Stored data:
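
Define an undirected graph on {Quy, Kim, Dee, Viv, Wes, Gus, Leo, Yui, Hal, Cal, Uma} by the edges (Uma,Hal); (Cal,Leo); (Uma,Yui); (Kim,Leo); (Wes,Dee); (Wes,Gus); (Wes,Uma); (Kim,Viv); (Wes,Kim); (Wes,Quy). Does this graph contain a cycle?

The graph has 11 vertices, 10 edges, and 1 connected component.
A forest on 11 vertices with 1 component has exactly 10 edges, which matches — so no cycle.

No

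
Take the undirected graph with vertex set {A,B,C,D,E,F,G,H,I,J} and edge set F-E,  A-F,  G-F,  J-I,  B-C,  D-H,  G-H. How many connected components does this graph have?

3

Component: {B, C}
Component: {I, J}
Component: {A, D, E, F, G, H}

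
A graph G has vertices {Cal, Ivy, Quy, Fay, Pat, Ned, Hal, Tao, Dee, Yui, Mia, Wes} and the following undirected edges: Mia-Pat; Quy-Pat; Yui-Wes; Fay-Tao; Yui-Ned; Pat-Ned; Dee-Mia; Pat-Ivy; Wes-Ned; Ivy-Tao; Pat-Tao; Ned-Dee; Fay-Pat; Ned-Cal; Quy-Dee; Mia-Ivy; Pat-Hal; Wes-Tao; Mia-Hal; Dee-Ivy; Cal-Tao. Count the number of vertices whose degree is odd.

Degrees: Cal:2, Ivy:4, Quy:2, Fay:2, Pat:7, Ned:5, Hal:2, Tao:5, Dee:4, Yui:2, Mia:4, Wes:3
Odd-degree vertices: Pat, Ned, Tao, Wes.

4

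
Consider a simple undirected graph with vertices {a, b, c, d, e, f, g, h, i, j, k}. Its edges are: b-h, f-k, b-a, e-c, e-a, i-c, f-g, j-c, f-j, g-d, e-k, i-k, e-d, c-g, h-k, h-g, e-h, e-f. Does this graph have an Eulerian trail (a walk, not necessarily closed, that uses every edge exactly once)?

Degrees: a:2, b:2, c:4, d:2, e:6, f:4, g:4, h:4, i:2, j:2, k:4
Odd-degree vertices: none (0 total).
With 0 odd-degree vertices and all edges in one connected piece, an Eulerian trail exists.

Yes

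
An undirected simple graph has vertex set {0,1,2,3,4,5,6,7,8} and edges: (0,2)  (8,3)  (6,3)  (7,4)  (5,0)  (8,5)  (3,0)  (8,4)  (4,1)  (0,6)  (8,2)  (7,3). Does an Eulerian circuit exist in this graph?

Degrees: 0:4, 1:1, 2:2, 3:4, 4:3, 5:2, 6:2, 7:2, 8:4
Vertices with odd degree: 1, 4. An Eulerian circuit requires all degrees even.

No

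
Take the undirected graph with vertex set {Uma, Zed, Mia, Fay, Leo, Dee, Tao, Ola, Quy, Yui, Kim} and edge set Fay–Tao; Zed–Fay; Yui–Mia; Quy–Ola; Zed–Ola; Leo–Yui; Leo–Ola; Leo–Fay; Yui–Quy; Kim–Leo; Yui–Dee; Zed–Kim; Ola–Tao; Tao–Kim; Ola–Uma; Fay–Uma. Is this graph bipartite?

Yes

A valid 2-coloring puts {Fay, Ola, Yui, Kim} on one side and {Uma, Zed, Mia, Leo, Dee, Tao, Quy} on the other; every edge crosses between the two sides.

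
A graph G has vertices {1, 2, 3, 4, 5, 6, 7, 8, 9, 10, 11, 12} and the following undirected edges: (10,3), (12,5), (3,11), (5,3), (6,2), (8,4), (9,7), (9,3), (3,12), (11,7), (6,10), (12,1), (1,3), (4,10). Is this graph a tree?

The graph has 12 vertices and 14 edges.
A tree on 12 vertices has exactly 11 edges; this graph has 14, so it contains a cycle and is not a tree.

No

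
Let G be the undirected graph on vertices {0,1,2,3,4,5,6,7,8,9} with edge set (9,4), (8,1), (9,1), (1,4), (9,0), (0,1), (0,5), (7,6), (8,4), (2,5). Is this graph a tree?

The graph has 10 vertices and 10 edges.
It splits into 3 components, so it cannot be a tree.

No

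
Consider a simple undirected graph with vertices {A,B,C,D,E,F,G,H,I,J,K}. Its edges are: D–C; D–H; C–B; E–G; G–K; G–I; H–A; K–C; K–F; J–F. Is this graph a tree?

Yes

|V| = 11, |E| = 10.
Connected and |E| = |V| - 1, which characterizes a tree.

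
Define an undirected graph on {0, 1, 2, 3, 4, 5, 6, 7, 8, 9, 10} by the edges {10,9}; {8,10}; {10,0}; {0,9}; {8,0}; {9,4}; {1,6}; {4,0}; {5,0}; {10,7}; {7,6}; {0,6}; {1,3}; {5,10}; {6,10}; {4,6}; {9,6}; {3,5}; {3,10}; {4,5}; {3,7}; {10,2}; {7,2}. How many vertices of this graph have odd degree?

0

Degrees: 0:6, 1:2, 2:2, 3:4, 4:4, 5:4, 6:6, 7:4, 8:2, 9:4, 10:8
Odd-degree vertices: none.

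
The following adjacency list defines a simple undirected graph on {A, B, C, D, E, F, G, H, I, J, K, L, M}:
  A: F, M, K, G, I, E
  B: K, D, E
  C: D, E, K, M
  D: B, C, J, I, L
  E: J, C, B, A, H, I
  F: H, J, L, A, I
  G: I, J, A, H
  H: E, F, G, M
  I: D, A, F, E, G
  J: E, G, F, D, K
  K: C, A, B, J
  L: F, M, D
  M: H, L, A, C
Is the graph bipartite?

No

The cycle A-I-G-A has length 3, which is odd, so the graph is not bipartite.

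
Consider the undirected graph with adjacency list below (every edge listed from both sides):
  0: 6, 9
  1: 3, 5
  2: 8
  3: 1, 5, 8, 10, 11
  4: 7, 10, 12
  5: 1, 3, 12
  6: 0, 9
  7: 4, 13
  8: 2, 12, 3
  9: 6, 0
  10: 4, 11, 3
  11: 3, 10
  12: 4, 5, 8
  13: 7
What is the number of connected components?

Component: {0, 6, 9}
Component: {1, 2, 3, 4, 5, 7, 8, 10, 11, 12, 13}

2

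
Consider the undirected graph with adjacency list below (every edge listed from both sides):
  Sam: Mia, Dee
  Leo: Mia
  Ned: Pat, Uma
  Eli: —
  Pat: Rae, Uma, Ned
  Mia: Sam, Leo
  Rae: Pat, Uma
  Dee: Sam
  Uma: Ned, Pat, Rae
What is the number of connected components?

3

Component: {Eli}
Component: {Sam, Leo, Mia, Dee}
Component: {Ned, Pat, Rae, Uma}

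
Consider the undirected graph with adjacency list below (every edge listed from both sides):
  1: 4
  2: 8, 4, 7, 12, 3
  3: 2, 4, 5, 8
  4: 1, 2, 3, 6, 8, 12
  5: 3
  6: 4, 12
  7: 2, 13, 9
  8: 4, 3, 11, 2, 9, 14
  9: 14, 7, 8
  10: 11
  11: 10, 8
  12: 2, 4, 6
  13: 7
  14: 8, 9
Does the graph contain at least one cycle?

Yes

The graph has 14 vertices, 20 edges, and 1 connected component.
One cycle is 4-3-2-12-4.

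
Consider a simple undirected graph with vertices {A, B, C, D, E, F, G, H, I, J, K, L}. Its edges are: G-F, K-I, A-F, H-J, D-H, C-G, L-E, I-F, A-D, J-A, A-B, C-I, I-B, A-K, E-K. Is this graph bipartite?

A valid 2-coloring puts {B, C, D, F, J, K, L} on one side and {A, E, G, H, I} on the other; every edge crosses between the two sides.

Yes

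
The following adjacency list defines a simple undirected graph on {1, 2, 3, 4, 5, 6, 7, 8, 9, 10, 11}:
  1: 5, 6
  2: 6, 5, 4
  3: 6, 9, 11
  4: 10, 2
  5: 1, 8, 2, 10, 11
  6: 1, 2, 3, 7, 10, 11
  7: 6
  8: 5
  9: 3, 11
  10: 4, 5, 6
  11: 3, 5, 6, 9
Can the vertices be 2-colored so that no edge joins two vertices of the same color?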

* _Exercise_: Transcribe the lines above between the line holding "M: H, L, A, C" and the line holding "5: 1, 8, 2, 10, 11", inclusive, exactly as they stand and with nothing added.

* _Task output_:
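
  M: H, L, A, C
Is the graph bipartite?

No

The cycle A-I-G-A has length 3, which is odd, so the graph is not bipartite.

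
Consider the undirected graph with adjacency list below (every edge listed from both sides):
  0: 6, 9
  1: 3, 5
  2: 8
  3: 1, 5, 8, 10, 11
  4: 7, 10, 12
  5: 1, 3, 12
  6: 0, 9
  7: 4, 13
  8: 2, 12, 3
  9: 6, 0
  10: 4, 11, 3
  11: 3, 10
  12: 4, 5, 8
  13: 7
What is the number of connected components?

Component: {0, 6, 9}
Component: {1, 2, 3, 4, 5, 7, 8, 10, 11, 12, 13}

2

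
Consider the undirected graph with adjacency list below (every edge listed from both sides):
  Sam: Mia, Dee
  Leo: Mia
  Ned: Pat, Uma
  Eli: —
  Pat: Rae, Uma, Ned
  Mia: Sam, Leo
  Rae: Pat, Uma
  Dee: Sam
  Uma: Ned, Pat, Rae
What is the number of connected components?

3

Component: {Eli}
Component: {Sam, Leo, Mia, Dee}
Component: {Ned, Pat, Rae, Uma}

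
Consider the undirected graph with adjacency list below (every edge listed from both sides):
  1: 4
  2: 8, 4, 7, 12, 3
  3: 2, 4, 5, 8
  4: 1, 2, 3, 6, 8, 12
  5: 3
  6: 4, 12
  7: 2, 13, 9
  8: 4, 3, 11, 2, 9, 14
  9: 14, 7, 8
  10: 11
  11: 10, 8
  12: 2, 4, 6
  13: 7
  14: 8, 9
Does the graph contain at least one cycle?

Yes

The graph has 14 vertices, 20 edges, and 1 connected component.
One cycle is 4-3-2-12-4.

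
Consider a simple undirected graph with vertices {A, B, C, D, E, F, G, H, I, J, K, L}. Its edges are: G-F, K-I, A-F, H-J, D-H, C-G, L-E, I-F, A-D, J-A, A-B, C-I, I-B, A-K, E-K. Is this graph bipartite?

A valid 2-coloring puts {B, C, D, F, J, K, L} on one side and {A, E, G, H, I} on the other; every edge crosses between the two sides.

Yes

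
The following adjacency list defines a simple undirected graph on {1, 2, 3, 4, 5, 6, 7, 8, 9, 10, 11}:
  1: 5, 6
  2: 6, 5, 4
  3: 6, 9, 11
  4: 10, 2
  5: 1, 8, 2, 10, 11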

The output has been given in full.